EXERCISE AIM | Answer with a single number: the count of lines below that hold "left".

------ SUPPLIED MATERIAL ------

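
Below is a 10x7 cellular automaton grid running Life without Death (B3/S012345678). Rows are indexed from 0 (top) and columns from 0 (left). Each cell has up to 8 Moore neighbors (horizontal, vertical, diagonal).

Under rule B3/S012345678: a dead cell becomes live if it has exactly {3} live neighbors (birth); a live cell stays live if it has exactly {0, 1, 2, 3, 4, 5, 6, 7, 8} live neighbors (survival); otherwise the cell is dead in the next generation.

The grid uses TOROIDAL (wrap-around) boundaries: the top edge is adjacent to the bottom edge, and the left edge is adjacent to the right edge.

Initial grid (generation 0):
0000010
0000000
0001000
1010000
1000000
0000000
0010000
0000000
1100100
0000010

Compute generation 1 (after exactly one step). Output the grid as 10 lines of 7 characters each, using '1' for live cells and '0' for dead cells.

Simulating step by step:
Generation 0 (given above): 10 live cells
Generation 1: 15 live cells
(generation 1 grid is the final answer)

Answer: 0000010
0000000
0001000
1110000
1100000
0000000
0010000
0100000
1100100
0000111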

------

RESPONSE BELOW | 2